(WORK ITEM) When you write the records again, keep every line exactly as it was.

(DATASET RECORDS)
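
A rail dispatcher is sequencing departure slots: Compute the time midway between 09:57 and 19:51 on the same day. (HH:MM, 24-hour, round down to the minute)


Start time: 09:57 = 597 minutes from midnight
End time: 19:51 = 1191 minutes from midnight
Sum: 597 + 1191 = 1788
Midpoint: 1788 / 2 = 894 minutes
Convert: 894 / 60 = 14 hours, 54 minutes
Result: 14:54

14:54


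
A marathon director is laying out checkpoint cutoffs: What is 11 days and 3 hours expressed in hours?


Days: 11
Extra hours: 3
Hours per day: 24
Days to hours: 11 x 24 = 264
Total: 264 + 3 = 267

267


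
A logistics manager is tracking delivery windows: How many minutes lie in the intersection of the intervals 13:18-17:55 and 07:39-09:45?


Interval A: [798, 1075] minutes from midnight
Interval B: [459, 585] minutes from midnight
Overlap start = max(798, 459) = 798
Overlap end = min(1075, 585) = 585
End <= start, so the intervals do not overlap: 0 minutes

0


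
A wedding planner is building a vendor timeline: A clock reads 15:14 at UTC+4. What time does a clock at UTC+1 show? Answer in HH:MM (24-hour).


Local time: 15:14 at UTC+4 (offset 4h)
Target zone: UTC+1 (offset 1h)
Difference: 1 - (4) = -3 hours
Calculation: 15 + (-3) = 12
Result: 12:14

12:14


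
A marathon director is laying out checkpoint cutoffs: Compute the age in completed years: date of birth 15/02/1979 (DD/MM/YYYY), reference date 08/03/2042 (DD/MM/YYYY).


Birth: 1979-02-15
Reference: 2042-03-08
Year difference: 2042 - 1979 = 63
Has birthday (02-15) occurred by 03-08? Yes
Age in full years: 63

63


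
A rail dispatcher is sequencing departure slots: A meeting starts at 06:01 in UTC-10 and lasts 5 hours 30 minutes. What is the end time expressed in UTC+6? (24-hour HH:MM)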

(EXERCISE OUTPUT)
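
A rail dispatcher is sequencing departure slots: Compute the time midway between 09:57 and 19:51 on the same day. (HH:MM, 24-hour, round down to the minute)


Start time: 09:57 = 597 minutes from midnight
End time: 19:51 = 1191 minutes from midnight
Sum: 597 + 1191 = 1788
Midpoint: 1788 / 2 = 894 minutes
Convert: 894 / 60 = 14 hours, 54 minutes
Result: 14:54

14:54


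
A marathon director is laying out checkpoint cutoffs: What is 11 days and 3 hours expressed in hours?


Days: 11
Extra hours: 3
Hours per day: 24
Days to hours: 11 x 24 = 264
Total: 264 + 3 = 267

267


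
A logistics manager is tracking delivery windows: How many minutes lie in the intersection of the intervals 13:18-17:55 and 07:39-09:45?


Interval A: [798, 1075] minutes from midnight
Interval B: [459, 585] minutes from midnight
Overlap start = max(798, 459) = 798
Overlap end = min(1075, 585) = 585
End <= start, so the intervals do not overlap: 0 minutes

0


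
A wedding planner is building a vendor timeline: A clock reads 15:14 at UTC+4. What time does a clock at UTC+1 show? Answer in HH:MM (24-hour).


Local time: 15:14 at UTC+4 (offset 4h)
Target zone: UTC+1 (offset 1h)
Difference: 1 - (4) = -3 hours
Calculation: 15 + (-3) = 12
Result: 12:14

12:14


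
A marathon director is laying out checkpoint cutoffs: Compute the age in completed years: date of birth 15/02/1979 (DD/MM/YYYY), reference date 08/03/2042 (DD/MM/YYYY).


Birth: 1979-02-15
Reference: 2042-03-08
Year difference: 2042 - 1979 = 63
Has birthday (02-15) occurred by 03-08? Yes
Age in full years: 63

63


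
A rail dispatcher is sequencing departure slots: A meeting starts at 06:01 in UTC-10 and lasts 5 hours 30 minutes. What is the end time expressed in UTC+6? (24-hour HH:MM)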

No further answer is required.